Top of DATASET EXCERPTS

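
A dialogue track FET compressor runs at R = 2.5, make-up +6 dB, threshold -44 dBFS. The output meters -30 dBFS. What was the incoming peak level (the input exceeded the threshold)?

-24 dBFS

Stripping the +6 dB make-up gives -36 dBFS at the gain stage.
That's 8 dB above the -44 dBFS threshold.
Before 2.5:1 compression the overshoot was 8 × 2.5 = 20 dB, so input = -44 + 20 = -24 dBFS.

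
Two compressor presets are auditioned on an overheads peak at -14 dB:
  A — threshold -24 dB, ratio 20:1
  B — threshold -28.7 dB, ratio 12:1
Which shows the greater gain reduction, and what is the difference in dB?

A: overshoot 10 dB → output overshoot 0.5 dB → GR 9.5 dB.
B: overshoot 14.7 dB → output overshoot 1.225 dB → GR 13.475 dB.
B reduces 3.975 dB more.

B, by 3.975 dB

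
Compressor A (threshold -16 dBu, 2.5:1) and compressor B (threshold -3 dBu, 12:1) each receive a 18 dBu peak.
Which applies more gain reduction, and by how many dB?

A, by 1.15 dB

A: overshoot 34 dB → output overshoot 13.6 dB → GR 20.4 dB.
B: overshoot 21 dB → output overshoot 1.75 dB → GR 19.25 dB.
A applies 1.15 dB more gain reduction.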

Bottom of DATASET EXCERPTS

*WHAT TO WORK ON*: Output every record above exactly as it was given.

*REPLY TO THE EXERCISE*:
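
A dialogue track FET compressor runs at R = 2.5, make-up +6 dB, threshold -44 dBFS. The output meters -30 dBFS. What was the incoming peak level (the input exceeded the threshold)?

-24 dBFS

Stripping the +6 dB make-up gives -36 dBFS at the gain stage.
That's 8 dB above the -44 dBFS threshold.
Before 2.5:1 compression the overshoot was 8 × 2.5 = 20 dB, so input = -44 + 20 = -24 dBFS.

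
Two compressor presets are auditioned on an overheads peak at -14 dB:
  A — threshold -24 dB, ratio 20:1
  B — threshold -28.7 dB, ratio 12:1
Which shows the greater gain reduction, and what is the difference in dB?

A: overshoot 10 dB → output overshoot 0.5 dB → GR 9.5 dB.
B: overshoot 14.7 dB → output overshoot 1.225 dB → GR 13.475 dB.
B reduces 3.975 dB more.

B, by 3.975 dB

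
Compressor A (threshold -16 dBu, 2.5:1) and compressor B (threshold -3 dBu, 12:1) each receive a 18 dBu peak.
Which applies more gain reduction, and by how many dB?

A, by 1.15 dB

A: overshoot 34 dB → output overshoot 13.6 dB → GR 20.4 dB.
B: overshoot 21 dB → output overshoot 1.75 dB → GR 19.25 dB.
A applies 1.15 dB more gain reduction.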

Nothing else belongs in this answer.